**What is expected**. From the line with "stance | 9 | -2 |" through the line with "heavily) → -5", inclusive, return each line of the data below exactly and leave the rest out.

[Provided data — start]

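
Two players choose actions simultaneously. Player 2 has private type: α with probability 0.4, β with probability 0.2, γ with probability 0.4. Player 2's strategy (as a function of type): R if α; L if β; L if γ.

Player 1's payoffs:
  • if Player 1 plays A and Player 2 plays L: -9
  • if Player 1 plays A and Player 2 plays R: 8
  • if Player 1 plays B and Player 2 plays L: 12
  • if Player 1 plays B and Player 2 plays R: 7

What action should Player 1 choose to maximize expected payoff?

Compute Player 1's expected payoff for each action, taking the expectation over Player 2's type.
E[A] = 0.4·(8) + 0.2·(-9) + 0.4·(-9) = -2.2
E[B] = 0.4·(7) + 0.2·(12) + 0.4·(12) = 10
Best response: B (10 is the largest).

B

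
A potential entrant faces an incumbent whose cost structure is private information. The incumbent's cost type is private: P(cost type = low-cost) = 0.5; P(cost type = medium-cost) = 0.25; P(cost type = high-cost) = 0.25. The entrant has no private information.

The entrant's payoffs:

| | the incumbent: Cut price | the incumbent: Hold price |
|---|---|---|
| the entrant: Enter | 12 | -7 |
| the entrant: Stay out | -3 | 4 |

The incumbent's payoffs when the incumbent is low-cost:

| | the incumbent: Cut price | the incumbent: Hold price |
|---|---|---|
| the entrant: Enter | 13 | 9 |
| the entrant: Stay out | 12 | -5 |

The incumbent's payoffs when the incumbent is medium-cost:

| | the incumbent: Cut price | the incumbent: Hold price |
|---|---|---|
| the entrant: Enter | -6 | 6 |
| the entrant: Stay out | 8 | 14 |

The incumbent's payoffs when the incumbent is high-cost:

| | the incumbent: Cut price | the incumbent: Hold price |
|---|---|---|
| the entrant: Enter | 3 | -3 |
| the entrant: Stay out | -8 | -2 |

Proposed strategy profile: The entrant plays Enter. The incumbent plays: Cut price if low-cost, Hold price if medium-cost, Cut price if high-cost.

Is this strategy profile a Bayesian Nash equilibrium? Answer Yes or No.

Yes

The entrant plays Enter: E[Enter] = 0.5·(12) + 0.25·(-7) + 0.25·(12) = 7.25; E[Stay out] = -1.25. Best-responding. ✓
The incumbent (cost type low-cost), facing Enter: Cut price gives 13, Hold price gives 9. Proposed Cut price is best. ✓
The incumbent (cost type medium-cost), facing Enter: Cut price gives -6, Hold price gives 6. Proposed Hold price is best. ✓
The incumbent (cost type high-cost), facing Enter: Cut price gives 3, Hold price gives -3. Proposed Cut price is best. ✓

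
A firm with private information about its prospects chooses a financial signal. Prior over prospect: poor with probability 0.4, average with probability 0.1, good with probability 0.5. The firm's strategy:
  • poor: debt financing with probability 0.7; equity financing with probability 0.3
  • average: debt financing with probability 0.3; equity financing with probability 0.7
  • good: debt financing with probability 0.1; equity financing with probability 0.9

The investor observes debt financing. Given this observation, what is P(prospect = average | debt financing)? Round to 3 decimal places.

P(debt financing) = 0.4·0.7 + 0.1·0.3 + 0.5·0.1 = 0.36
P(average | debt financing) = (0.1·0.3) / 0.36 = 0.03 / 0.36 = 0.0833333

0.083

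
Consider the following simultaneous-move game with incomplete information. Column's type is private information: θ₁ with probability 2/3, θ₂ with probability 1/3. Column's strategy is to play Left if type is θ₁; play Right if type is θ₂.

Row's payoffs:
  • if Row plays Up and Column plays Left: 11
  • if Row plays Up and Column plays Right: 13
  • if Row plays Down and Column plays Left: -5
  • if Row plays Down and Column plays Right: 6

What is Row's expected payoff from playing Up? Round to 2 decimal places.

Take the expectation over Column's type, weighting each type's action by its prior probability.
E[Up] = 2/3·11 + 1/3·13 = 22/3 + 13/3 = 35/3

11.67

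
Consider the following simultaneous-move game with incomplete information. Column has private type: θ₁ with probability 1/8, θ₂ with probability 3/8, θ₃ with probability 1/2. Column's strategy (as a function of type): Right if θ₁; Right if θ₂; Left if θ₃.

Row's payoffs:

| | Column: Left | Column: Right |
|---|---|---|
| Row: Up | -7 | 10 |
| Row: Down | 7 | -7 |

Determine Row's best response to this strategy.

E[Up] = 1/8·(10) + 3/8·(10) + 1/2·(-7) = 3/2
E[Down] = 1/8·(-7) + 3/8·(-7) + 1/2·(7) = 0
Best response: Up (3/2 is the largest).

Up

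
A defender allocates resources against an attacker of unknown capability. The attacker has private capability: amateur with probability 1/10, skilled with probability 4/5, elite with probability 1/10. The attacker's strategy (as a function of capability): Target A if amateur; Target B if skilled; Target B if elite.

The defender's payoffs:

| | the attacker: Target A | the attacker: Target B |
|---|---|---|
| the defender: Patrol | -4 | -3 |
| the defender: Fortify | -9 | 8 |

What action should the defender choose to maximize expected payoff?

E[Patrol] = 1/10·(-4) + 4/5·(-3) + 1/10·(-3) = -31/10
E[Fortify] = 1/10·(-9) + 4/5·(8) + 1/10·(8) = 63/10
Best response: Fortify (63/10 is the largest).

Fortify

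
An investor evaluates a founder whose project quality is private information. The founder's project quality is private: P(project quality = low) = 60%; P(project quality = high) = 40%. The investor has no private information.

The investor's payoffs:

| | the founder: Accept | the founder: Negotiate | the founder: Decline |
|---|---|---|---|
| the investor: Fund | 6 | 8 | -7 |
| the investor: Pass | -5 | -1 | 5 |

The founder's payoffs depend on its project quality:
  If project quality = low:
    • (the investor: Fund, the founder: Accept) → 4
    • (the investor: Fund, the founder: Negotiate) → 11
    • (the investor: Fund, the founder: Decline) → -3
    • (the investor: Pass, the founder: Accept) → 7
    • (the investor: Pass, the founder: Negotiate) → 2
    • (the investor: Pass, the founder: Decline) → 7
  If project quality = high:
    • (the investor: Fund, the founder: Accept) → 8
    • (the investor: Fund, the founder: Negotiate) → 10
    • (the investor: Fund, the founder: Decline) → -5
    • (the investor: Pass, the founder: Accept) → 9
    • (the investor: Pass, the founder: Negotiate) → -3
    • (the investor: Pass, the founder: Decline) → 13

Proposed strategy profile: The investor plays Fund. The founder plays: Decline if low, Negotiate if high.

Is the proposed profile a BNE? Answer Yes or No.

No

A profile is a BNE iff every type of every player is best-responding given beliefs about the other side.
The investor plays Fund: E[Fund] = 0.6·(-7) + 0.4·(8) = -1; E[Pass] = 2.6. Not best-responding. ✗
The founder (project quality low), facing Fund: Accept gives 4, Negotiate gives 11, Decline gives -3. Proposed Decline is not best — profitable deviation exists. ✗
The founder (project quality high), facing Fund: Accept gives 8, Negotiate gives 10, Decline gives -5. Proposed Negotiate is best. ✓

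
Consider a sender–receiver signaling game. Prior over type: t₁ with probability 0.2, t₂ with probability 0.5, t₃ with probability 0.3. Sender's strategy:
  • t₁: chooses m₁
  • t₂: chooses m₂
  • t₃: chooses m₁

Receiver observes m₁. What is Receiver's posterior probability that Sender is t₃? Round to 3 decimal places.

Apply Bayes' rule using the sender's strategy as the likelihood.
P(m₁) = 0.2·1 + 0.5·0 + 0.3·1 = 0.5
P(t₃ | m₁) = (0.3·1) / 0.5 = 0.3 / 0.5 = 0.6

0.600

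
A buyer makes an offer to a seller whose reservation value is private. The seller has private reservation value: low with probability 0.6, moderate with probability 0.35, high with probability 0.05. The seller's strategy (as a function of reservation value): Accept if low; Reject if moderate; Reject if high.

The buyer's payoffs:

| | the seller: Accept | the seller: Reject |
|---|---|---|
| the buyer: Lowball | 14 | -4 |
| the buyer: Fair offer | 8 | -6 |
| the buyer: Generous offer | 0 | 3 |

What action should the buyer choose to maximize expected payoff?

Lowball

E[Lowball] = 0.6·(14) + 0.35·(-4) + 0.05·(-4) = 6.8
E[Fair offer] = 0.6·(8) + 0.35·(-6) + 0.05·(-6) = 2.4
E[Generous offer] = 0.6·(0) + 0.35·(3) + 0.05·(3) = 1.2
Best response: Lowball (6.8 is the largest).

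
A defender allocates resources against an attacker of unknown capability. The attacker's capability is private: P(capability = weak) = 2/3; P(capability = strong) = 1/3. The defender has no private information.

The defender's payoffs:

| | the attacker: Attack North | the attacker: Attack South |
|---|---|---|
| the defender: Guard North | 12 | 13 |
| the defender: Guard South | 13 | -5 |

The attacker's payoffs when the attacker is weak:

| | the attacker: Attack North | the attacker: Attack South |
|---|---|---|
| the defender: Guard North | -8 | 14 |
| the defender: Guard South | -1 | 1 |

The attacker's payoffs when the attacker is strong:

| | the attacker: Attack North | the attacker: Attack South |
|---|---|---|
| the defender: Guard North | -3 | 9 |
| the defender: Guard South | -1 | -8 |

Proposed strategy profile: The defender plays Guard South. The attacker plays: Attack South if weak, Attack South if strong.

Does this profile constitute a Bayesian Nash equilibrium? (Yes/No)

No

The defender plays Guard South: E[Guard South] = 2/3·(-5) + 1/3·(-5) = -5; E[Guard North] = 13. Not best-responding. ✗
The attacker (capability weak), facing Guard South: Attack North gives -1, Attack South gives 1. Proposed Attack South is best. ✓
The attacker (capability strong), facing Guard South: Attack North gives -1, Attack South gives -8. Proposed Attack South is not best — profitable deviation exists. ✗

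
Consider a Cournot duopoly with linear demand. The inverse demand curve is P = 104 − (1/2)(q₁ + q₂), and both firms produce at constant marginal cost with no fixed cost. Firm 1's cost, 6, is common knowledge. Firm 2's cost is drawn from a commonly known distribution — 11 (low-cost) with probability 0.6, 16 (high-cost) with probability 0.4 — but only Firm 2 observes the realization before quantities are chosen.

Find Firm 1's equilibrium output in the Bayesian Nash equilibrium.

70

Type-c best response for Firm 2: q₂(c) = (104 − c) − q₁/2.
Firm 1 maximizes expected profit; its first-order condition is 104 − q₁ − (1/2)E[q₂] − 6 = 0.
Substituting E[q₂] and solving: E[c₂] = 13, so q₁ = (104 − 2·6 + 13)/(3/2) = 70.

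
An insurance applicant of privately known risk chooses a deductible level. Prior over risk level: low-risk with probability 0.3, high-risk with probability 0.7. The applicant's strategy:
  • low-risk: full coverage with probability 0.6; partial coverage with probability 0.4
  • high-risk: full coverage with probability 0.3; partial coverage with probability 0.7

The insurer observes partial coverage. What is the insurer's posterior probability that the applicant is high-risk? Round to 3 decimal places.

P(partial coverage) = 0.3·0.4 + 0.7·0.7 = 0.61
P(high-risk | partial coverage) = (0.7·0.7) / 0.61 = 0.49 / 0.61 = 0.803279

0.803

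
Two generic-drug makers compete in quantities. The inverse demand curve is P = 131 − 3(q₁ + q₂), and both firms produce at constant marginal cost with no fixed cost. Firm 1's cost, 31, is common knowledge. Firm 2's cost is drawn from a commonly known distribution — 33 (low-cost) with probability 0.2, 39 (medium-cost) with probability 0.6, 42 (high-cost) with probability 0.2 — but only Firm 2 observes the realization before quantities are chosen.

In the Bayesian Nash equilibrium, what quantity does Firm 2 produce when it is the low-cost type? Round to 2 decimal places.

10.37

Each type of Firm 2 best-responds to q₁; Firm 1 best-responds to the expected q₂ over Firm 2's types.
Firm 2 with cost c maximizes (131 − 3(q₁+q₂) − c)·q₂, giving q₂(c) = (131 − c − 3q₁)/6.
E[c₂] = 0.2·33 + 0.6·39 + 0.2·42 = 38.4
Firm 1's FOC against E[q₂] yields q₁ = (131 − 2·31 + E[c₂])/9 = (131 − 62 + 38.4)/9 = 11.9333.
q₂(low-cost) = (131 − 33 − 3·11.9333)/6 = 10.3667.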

[Provided data — finish]
[Provided data — start]

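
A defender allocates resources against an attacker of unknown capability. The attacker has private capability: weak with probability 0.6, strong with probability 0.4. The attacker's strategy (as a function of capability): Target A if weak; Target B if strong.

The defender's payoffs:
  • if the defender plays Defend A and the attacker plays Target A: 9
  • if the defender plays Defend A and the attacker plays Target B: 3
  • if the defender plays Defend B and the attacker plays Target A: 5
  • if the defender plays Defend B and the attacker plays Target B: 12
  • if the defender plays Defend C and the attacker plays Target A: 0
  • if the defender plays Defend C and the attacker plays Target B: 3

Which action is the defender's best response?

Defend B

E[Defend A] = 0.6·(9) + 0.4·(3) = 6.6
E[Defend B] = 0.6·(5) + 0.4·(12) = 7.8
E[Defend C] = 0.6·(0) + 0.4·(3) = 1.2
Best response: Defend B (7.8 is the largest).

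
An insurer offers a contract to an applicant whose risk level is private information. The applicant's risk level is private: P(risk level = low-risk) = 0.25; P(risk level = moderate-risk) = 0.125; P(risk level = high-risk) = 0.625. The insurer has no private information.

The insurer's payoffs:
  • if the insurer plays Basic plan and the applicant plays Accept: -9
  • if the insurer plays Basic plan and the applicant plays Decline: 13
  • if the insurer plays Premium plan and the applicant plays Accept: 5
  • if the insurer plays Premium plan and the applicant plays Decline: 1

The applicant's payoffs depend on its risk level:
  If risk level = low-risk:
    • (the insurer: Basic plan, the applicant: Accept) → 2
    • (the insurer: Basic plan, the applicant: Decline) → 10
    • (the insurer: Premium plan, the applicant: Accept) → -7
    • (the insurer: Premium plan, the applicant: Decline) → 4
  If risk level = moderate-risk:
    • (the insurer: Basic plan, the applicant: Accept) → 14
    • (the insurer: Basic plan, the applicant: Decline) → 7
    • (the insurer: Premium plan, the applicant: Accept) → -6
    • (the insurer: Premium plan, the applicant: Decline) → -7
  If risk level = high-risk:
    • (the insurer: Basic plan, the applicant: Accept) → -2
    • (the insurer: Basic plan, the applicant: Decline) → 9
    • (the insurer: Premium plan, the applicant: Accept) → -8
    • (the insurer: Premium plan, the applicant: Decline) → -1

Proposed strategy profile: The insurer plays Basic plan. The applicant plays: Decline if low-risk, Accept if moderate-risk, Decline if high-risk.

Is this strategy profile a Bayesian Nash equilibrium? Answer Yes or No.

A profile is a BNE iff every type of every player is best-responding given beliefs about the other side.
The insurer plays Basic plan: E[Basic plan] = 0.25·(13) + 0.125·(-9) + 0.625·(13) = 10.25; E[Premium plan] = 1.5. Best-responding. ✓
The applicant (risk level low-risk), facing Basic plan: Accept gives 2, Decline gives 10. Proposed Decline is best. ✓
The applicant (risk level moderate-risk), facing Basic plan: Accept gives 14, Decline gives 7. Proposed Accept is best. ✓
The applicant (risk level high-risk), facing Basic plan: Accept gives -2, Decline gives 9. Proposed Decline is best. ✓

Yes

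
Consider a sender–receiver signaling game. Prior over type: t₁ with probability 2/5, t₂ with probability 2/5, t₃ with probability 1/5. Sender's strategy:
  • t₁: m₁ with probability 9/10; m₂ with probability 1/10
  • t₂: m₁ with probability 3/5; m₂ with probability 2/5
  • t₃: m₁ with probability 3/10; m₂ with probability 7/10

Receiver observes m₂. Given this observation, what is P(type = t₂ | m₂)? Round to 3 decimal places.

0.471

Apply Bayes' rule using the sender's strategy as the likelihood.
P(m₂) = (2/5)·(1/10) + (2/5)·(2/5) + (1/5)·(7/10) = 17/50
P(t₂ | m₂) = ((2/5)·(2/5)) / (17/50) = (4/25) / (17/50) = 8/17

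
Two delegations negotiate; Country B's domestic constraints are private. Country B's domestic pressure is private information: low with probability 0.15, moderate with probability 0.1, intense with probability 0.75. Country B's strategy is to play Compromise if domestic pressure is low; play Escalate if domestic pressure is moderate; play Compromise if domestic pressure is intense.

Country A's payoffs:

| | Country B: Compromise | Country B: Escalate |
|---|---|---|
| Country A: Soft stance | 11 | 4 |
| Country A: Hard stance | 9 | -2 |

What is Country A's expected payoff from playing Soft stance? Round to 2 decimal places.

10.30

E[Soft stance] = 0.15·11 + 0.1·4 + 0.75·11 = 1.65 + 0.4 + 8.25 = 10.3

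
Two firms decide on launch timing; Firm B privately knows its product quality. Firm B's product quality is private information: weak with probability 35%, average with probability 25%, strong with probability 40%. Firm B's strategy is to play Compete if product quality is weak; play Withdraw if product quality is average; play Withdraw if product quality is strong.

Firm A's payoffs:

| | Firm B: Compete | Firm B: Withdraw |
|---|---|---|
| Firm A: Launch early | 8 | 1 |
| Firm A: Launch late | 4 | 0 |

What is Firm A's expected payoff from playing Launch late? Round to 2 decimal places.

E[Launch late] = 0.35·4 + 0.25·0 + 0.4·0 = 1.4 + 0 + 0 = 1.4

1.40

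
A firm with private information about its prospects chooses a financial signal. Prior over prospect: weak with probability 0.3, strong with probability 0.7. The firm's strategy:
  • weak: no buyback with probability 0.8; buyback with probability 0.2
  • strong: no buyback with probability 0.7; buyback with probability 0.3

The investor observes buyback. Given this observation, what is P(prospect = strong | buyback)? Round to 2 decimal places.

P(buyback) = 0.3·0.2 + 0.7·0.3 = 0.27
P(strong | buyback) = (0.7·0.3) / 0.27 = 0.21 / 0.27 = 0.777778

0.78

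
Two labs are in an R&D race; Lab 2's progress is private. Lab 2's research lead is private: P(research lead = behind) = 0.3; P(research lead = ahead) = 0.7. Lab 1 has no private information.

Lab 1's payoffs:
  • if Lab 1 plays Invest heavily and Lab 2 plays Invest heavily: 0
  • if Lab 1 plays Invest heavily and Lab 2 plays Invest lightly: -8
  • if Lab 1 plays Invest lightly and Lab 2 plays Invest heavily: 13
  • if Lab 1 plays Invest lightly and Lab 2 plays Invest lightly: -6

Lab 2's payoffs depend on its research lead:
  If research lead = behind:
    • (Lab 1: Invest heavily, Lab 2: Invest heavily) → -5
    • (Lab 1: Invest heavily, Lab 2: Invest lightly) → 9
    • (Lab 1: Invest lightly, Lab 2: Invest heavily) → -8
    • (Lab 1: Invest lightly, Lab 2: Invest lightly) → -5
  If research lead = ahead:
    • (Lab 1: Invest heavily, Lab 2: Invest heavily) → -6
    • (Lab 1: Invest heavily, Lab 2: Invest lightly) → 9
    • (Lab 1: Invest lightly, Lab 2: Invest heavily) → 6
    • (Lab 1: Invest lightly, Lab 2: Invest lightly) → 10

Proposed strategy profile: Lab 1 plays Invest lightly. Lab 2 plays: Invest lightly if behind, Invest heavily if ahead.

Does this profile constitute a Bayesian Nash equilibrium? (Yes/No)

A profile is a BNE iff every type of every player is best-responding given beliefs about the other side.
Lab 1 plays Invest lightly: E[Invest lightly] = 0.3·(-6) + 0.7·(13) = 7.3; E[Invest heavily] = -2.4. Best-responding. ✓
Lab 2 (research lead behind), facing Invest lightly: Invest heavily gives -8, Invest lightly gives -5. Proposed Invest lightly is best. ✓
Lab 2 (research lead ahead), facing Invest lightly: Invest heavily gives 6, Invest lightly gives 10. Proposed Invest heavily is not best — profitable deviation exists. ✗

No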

[Provided data — finish]

**Final answer**.
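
| Country A: Hard stance | 9 | -2 |

What is Country A's expected payoff from playing Soft stance? Round to 2 decimal places.

10.30

E[Soft stance] = 0.15·11 + 0.1·4 + 0.75·11 = 1.65 + 0.4 + 8.25 = 10.3

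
Two firms decide on launch timing; Firm B privately knows its product quality. Firm B's product quality is private information: weak with probability 35%, average with probability 25%, strong with probability 40%. Firm B's strategy is to play Compete if product quality is weak; play Withdraw if product quality is average; play Withdraw if product quality is strong.

Firm A's payoffs:

| | Firm B: Compete | Firm B: Withdraw |
|---|---|---|
| Firm A: Launch early | 8 | 1 |
| Firm A: Launch late | 4 | 0 |

What is Firm A's expected payoff from playing Launch late? Round to 2 decimal places.

E[Launch late] = 0.35·4 + 0.25·0 + 0.4·0 = 1.4 + 0 + 0 = 1.4

1.40

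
A firm with private information about its prospects chooses a financial signal. Prior over prospect: weak with probability 0.3, strong with probability 0.7. The firm's strategy:
  • weak: no buyback with probability 0.8; buyback with probability 0.2
  • strong: no buyback with probability 0.7; buyback with probability 0.3

The investor observes buyback. Given this observation, what is P(prospect = strong | buyback)? Round to 2 decimal places.

P(buyback) = 0.3·0.2 + 0.7·0.3 = 0.27
P(strong | buyback) = (0.7·0.3) / 0.27 = 0.21 / 0.27 = 0.777778

0.78

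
Two labs are in an R&D race; Lab 2's progress is private. Lab 2's research lead is private: P(research lead = behind) = 0.3; P(research lead = ahead) = 0.7. Lab 1 has no private information.

Lab 1's payoffs:
  • if Lab 1 plays Invest heavily and Lab 2 plays Invest heavily: 0
  • if Lab 1 plays Invest heavily and Lab 2 plays Invest lightly: -8
  • if Lab 1 plays Invest lightly and Lab 2 plays Invest heavily: 13
  • if Lab 1 plays Invest lightly and Lab 2 plays Invest lightly: -6

Lab 2's payoffs depend on its research lead:
  If research lead = behind:
    • (Lab 1: Invest heavily, Lab 2: Invest heavily) → -5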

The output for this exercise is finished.